## ACTIVITY
Pull every line with "alphabet" from the data below and copy it.

(Saved entries)

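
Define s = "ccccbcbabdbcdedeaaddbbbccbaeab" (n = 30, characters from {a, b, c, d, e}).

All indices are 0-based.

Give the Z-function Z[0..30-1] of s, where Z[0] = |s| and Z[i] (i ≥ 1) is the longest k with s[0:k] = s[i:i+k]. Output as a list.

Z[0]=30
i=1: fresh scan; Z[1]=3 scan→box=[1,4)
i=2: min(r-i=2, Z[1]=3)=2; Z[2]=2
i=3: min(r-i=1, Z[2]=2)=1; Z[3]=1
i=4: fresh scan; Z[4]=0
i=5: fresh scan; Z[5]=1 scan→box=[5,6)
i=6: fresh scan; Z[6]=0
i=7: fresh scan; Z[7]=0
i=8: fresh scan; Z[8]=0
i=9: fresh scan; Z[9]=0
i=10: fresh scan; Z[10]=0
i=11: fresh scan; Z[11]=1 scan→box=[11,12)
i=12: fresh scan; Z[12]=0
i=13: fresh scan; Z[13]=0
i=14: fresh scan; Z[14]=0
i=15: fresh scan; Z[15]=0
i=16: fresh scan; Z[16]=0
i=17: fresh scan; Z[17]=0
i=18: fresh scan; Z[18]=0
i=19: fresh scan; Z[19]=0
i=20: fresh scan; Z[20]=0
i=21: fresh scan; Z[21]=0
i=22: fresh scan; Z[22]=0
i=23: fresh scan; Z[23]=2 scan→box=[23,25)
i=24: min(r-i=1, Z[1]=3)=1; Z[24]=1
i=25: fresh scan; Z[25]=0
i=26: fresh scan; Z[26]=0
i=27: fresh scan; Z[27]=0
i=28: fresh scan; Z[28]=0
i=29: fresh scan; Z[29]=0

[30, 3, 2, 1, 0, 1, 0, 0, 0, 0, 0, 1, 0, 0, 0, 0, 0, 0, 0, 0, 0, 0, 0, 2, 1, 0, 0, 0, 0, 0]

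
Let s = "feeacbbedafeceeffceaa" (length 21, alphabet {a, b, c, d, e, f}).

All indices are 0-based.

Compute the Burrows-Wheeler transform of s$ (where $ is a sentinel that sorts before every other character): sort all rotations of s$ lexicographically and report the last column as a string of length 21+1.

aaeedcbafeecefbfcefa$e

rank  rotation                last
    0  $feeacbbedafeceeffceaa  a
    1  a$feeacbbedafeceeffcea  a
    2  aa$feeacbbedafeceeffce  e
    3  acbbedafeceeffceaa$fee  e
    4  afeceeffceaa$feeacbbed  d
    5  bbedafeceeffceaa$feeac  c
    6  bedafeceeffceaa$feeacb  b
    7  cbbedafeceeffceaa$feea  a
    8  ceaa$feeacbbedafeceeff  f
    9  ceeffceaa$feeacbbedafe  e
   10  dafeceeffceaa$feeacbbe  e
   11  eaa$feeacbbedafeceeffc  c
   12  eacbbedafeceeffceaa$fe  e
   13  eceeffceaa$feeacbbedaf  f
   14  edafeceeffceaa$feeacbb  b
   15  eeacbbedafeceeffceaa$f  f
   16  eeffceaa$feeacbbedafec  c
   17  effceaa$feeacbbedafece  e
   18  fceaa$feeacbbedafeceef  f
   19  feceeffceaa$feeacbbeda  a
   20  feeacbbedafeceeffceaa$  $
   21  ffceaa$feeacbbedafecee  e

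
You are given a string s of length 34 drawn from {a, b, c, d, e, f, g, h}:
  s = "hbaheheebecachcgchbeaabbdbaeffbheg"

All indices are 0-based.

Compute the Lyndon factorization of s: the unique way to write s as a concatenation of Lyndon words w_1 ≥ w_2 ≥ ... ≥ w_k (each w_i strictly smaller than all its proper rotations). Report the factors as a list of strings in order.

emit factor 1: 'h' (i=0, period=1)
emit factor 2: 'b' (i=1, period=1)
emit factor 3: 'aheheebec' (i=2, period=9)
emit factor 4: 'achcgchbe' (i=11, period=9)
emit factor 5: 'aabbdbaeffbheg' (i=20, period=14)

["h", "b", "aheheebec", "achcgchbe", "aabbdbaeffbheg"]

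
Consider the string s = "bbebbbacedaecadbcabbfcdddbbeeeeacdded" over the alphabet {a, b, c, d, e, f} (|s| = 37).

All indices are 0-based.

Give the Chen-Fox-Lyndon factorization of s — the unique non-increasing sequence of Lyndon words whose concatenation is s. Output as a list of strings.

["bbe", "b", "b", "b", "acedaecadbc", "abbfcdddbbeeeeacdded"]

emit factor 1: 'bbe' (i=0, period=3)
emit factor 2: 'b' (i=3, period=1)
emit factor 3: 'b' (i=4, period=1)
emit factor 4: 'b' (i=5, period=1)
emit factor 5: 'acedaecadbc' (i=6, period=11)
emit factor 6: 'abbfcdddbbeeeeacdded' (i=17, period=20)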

## TASK SOLUTION
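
Let s = "feeacbbedafeceeffceaa" (length 21, alphabet {a, b, c, d, e, f}).
Consider the string s = "bbebbbacedaecadbcabbfcdddbbeeeeacdded" over the alphabet {a, b, c, d, e, f} (|s| = 37).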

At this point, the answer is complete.